**Description of the task**
Your answer must hold only the lines below from the line containing "The movie tickets" through the line containing "Market B: qd = 454 − 6p, qs = 2p + 358.", each reproduced exactly.

**Dataset excerpts**
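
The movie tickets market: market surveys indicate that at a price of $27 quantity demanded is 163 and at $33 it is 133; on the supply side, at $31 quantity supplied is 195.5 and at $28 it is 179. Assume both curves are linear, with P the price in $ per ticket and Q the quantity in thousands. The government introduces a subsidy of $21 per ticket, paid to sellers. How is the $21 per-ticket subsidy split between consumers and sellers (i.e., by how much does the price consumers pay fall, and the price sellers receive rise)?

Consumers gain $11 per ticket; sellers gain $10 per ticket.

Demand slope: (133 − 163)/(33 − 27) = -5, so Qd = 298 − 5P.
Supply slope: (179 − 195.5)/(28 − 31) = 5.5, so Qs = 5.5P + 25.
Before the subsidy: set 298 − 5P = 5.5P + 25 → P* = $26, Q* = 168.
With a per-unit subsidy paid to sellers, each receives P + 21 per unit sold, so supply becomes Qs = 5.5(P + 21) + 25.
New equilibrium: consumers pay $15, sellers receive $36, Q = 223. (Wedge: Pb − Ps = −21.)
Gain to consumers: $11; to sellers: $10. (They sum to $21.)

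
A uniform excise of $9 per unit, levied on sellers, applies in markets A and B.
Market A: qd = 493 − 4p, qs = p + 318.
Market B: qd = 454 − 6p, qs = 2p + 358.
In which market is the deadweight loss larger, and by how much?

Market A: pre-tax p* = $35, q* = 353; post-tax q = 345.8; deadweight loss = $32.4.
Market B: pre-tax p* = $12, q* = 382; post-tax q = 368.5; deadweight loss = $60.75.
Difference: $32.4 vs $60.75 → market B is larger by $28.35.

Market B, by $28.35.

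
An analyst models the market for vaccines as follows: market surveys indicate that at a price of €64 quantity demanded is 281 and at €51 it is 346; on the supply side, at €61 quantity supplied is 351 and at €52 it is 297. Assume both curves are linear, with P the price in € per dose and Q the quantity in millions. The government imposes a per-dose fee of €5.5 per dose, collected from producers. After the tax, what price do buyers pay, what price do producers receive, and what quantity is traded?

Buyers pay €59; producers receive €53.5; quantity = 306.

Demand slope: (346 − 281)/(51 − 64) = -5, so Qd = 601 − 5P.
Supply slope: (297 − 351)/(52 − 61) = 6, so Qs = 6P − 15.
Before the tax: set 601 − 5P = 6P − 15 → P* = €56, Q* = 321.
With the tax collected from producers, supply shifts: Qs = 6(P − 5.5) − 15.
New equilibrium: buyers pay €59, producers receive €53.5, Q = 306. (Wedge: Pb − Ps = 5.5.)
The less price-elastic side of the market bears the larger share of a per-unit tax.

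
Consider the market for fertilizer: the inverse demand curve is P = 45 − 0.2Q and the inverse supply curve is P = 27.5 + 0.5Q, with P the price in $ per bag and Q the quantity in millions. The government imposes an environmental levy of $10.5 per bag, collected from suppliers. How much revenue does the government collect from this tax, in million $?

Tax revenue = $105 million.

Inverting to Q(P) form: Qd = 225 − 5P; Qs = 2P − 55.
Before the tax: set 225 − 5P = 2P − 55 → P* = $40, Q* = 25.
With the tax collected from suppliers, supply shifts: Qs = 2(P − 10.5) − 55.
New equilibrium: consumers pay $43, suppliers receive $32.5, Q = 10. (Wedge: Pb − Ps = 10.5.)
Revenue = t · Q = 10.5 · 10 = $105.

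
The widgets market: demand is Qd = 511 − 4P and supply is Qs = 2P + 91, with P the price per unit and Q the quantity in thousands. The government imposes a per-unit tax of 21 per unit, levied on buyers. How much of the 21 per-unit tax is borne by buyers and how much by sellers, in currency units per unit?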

--

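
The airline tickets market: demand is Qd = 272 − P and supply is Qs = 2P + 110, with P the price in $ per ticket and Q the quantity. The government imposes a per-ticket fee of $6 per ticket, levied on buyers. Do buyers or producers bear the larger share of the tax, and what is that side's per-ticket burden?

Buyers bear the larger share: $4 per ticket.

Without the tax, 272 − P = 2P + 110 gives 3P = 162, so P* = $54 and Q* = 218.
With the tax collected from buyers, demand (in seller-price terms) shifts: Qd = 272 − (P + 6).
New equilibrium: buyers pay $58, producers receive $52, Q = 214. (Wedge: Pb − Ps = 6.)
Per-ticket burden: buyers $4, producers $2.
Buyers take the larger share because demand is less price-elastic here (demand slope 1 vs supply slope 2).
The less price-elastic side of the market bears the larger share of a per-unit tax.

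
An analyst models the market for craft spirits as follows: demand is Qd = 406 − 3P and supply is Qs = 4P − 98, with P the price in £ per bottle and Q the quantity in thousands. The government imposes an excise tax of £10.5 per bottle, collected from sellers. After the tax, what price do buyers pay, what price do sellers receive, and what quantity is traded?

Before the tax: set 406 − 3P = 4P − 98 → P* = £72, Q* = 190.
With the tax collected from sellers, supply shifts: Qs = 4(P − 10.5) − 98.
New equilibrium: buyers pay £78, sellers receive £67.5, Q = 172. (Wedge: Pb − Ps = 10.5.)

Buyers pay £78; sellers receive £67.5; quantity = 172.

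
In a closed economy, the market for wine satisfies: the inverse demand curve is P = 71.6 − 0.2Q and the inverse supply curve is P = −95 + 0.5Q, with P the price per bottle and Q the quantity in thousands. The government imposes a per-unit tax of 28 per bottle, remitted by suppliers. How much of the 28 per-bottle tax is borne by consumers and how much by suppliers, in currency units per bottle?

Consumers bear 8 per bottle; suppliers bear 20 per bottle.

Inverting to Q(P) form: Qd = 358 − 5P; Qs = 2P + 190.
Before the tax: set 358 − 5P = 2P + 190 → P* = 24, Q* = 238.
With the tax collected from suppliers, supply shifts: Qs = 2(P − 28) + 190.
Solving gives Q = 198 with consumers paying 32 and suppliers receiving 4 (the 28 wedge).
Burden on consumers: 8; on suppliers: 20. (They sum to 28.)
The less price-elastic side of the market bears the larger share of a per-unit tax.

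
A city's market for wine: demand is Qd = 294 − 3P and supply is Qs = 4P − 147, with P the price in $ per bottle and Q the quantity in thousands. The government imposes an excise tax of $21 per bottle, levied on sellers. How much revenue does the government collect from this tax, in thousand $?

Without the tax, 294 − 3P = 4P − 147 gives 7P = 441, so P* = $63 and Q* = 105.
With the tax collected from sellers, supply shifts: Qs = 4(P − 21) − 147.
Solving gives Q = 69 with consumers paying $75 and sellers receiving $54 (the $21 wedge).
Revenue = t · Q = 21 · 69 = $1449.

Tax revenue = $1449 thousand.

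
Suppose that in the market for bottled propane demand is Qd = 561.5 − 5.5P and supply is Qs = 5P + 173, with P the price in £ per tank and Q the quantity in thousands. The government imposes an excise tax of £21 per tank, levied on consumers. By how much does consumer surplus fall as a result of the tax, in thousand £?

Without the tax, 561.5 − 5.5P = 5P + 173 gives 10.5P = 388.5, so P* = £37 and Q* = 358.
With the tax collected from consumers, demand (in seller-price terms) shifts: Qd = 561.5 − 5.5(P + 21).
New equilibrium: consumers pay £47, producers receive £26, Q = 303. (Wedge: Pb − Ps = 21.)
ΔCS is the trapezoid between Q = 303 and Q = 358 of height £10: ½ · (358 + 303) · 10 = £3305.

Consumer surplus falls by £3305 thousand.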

* * *

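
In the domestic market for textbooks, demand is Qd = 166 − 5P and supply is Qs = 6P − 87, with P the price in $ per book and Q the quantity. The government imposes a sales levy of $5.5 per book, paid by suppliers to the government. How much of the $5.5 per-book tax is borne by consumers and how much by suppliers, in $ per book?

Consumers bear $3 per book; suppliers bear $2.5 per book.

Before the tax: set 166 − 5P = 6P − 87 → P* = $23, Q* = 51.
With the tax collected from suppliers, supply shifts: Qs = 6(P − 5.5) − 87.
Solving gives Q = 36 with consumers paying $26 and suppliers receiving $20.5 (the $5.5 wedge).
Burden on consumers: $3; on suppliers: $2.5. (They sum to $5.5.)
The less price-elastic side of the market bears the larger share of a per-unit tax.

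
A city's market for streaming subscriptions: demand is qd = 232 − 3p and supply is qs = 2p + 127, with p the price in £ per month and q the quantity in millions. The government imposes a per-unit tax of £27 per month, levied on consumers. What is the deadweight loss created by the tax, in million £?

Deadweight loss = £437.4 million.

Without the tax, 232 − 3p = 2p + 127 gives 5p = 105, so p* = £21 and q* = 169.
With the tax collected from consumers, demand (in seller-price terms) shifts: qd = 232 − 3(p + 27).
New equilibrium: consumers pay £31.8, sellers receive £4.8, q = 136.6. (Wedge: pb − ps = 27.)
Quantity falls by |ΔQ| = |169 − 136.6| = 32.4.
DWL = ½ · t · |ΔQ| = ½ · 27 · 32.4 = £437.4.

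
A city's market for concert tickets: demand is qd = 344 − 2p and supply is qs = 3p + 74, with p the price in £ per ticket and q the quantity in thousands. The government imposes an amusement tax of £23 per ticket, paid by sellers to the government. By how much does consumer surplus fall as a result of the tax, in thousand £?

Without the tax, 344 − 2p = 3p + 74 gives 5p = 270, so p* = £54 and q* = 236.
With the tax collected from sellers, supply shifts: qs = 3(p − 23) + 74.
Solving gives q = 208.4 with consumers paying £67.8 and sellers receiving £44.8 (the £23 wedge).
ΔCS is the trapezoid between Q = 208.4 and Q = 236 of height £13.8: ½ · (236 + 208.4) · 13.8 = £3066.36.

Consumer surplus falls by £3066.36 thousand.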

**Written answer**
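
The movie tickets market: market surveys indicate that at a price of $27 quantity demanded is 163 and at $33 it is 133; on the supply side, at $31 quantity supplied is 195.5 and at $28 it is 179. Assume both curves are linear, with P the price in $ per ticket and Q the quantity in thousands. The government introduces a subsidy of $21 per ticket, paid to sellers. How is the $21 per-ticket subsidy split between consumers and sellers (i.e., by how much does the price consumers pay fall, and the price sellers receive rise)?

Consumers gain $11 per ticket; sellers gain $10 per ticket.

Demand slope: (133 − 163)/(33 − 27) = -5, so Qd = 298 − 5P.
Supply slope: (179 − 195.5)/(28 − 31) = 5.5, so Qs = 5.5P + 25.
Before the subsidy: set 298 − 5P = 5.5P + 25 → P* = $26, Q* = 168.
With a per-unit subsidy paid to sellers, each receives P + 21 per unit sold, so supply becomes Qs = 5.5(P + 21) + 25.
New equilibrium: consumers pay $15, sellers receive $36, Q = 223. (Wedge: Pb − Ps = −21.)
Gain to consumers: $11; to sellers: $10. (They sum to $21.)

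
A uniform excise of $9 per unit, levied on sellers, applies in markets A and B.
Market A: qd = 493 − 4p, qs = p + 318.
Market B: qd = 454 − 6p, qs = 2p + 358.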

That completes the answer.